Aim of the task
Set the records down once more so that they match the source word for word.

BEGIN

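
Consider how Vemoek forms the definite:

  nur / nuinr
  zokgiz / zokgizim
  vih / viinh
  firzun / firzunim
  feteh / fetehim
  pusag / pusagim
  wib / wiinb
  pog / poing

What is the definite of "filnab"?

filnabim

"filnab" has 2 vowels. The stems with 2 vowels (feteh → fetehim, pusag → pusagim, zokgiz → zokgizim) add -im.
The other pattern: stems with 1 vowel insert -in- after the first vowel.
So filnab → filnabim.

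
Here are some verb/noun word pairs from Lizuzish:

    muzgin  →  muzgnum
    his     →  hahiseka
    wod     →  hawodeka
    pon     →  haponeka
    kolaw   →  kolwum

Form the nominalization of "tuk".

pon and muzgin both end in -n yet inflect differently (haponeka, muzgnum), so the final letter is not what conditions the rule; the number of vowels is.
"tuk" has 1 vowel. The stems with 1 vowel (his → hahiseka, wod → hawodeka, pon → haponeka) add ha- … -eka around the stem.
The other pattern: stems with 2 vowels delete the last vowel and add -um.
So tuk → hatukeka.

hatukeka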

END

Written answer
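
Consider how Vemoek forms the definite:

  nur / nuinr
  zokgiz / zokgizim
  vih / viinh
  firzun / firzunim
  feteh / fetehim
  pusag / pusagim
  wib / wiinb
  pog / poing

What is the definite of "filnab"?

filnabim

"filnab" has 2 vowels. The stems with 2 vowels (feteh → fetehim, pusag → pusagim, zokgiz → zokgizim) add -im.
The other pattern: stems with 1 vowel insert -in- after the first vowel.
So filnab → filnabim.

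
Here are some verb/noun word pairs from Lizuzish:

    muzgin  →  muzgnum
    his     →  hahiseka
    wod     →  hawodeka
    pon     →  haponeka
    kolaw   →  kolwum

Form the nominalization of "tuk".

pon and muzgin both end in -n yet inflect differently (haponeka, muzgnum), so the final letter is not what conditions the rule; the number of vowels is.
"tuk" has 1 vowel. The stems with 1 vowel (his → hahiseka, wod → hawodeka, pon → haponeka) add ha- … -eka around the stem.
The other pattern: stems with 2 vowels delete the last vowel and add -um.
So tuk → hatukeka.

hatukeka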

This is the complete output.